Work instruction:
Write out the records below once more, exactly as they stand.

-- Input records follows --

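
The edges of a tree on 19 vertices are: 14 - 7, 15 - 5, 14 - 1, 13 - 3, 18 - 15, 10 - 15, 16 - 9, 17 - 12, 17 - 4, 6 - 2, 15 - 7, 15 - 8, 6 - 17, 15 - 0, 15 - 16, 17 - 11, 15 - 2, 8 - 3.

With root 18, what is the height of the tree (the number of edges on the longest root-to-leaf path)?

A deepest node is 11, reached by 18 → 15 → 2 → 6 → 17 → 11.
That path has 5 edges, so the height is 5.

5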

-- Input records concluded --

Task answer:
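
The edges of a tree on 19 vertices are: 14 - 7, 15 - 5, 14 - 1, 13 - 3, 18 - 15, 10 - 15, 16 - 9, 17 - 12, 17 - 4, 6 - 2, 15 - 7, 15 - 8, 6 - 17, 15 - 0, 15 - 16, 17 - 11, 15 - 2, 8 - 3.

With root 18, what is the height of the tree (the number of edges on the longest root-to-leaf path)?

A deepest node is 11, reached by 18 → 15 → 2 → 6 → 17 → 11.
That path has 5 edges, so the height is 5.

5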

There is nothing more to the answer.